AIM OF THE TASK —
Repeat all the data that appears below, keeping it exact.

________________________

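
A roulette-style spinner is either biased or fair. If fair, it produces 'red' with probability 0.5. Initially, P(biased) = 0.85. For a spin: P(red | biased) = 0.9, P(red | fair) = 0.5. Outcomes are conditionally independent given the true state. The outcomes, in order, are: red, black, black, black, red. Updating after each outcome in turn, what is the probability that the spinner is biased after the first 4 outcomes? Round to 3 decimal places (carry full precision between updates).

Apply Bayes' rule sequentially, carrying P(biased) forward.
After 'red': P(biased) = 0.9·0.8500 / (0.9·0.8500 + 0.5·0.1500) ≈ 0.9107
After 'black': P(biased) = 0.1·0.9107 / (0.1·0.9107 + 0.5·0.0893) ≈ 0.6711
After 'black': P(biased) = 0.1·0.6711 / (0.1·0.6711 + 0.5·0.3289) ≈ 0.2898
After 'black': P(biased) = 0.1·0.2898 / (0.1·0.2898 + 0.5·0.7102) ≈ 0.0754

0.075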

________________________

TASK SOLUTION —
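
A roulette-style spinner is either biased or fair. If fair, it produces 'red' with probability 0.5. Initially, P(biased) = 0.85. For a spin: P(red | biased) = 0.9, P(red | fair) = 0.5. Outcomes are conditionally independent given the true state. The outcomes, in order, are: red, black, black, black, red. Updating after each outcome in turn, what is the probability that the spinner is biased after the first 4 outcomes? Round to 3 decimal places (carry full precision between updates).

Apply Bayes' rule sequentially, carrying P(biased) forward.
After 'red': P(biased) = 0.9·0.8500 / (0.9·0.8500 + 0.5·0.1500) ≈ 0.9107
After 'black': P(biased) = 0.1·0.9107 / (0.1·0.9107 + 0.5·0.0893) ≈ 0.6711
After 'black': P(biased) = 0.1·0.6711 / (0.1·0.6711 + 0.5·0.3289) ≈ 0.2898
After 'black': P(biased) = 0.1·0.2898 / (0.1·0.2898 + 0.5·0.7102) ≈ 0.0754

0.075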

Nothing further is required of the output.